Data supplied ▸
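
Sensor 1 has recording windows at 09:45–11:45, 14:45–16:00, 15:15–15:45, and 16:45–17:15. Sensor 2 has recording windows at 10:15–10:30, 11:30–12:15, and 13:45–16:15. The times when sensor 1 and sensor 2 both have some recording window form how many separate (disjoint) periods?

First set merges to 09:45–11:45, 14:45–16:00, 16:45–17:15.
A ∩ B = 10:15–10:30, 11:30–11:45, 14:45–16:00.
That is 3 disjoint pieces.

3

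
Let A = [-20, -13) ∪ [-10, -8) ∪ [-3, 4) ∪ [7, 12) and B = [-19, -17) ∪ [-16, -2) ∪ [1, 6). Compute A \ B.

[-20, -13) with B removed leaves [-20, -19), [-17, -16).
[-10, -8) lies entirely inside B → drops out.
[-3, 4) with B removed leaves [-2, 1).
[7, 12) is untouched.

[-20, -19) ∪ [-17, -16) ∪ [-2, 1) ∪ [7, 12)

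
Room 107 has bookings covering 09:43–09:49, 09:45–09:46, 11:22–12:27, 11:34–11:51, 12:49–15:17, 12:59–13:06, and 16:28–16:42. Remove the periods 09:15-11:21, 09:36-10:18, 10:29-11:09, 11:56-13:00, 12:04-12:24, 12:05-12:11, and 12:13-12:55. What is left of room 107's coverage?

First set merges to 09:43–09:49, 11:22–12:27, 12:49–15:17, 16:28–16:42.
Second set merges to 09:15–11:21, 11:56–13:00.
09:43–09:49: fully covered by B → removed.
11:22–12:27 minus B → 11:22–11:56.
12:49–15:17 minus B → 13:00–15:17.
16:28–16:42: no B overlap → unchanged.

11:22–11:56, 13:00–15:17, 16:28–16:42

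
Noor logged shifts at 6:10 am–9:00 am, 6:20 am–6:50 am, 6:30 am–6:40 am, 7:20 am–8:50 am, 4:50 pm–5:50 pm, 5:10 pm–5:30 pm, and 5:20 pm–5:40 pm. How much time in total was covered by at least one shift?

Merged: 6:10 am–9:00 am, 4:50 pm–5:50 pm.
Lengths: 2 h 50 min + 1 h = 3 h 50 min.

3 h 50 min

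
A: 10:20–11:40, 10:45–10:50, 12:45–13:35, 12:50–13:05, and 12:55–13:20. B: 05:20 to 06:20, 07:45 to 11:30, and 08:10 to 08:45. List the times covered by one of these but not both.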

Activity ▸ From the line containing "Noor logged shifts" to the last line of the material, please quote every line exactly and only those.

Exercise response ▸
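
Noor logged shifts at 6:10 am–9:00 am, 6:20 am–6:50 am, 6:30 am–6:40 am, 7:20 am–8:50 am, 4:50 pm–5:50 pm, 5:10 pm–5:30 pm, and 5:20 pm–5:40 pm. How much time in total was covered by at least one shift?

Merged: 6:10 am–9:00 am, 4:50 pm–5:50 pm.
Lengths: 2 h 50 min + 1 h = 3 h 50 min.

3 h 50 min

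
A: 10:20–11:40, 10:45–10:50, 12:45–13:35, 12:50–13:05, and 12:55–13:20. B: 05:20 to 06:20, 07:45 to 11:30, and 08:10 to 08:45. List the times covered by one of these but not both.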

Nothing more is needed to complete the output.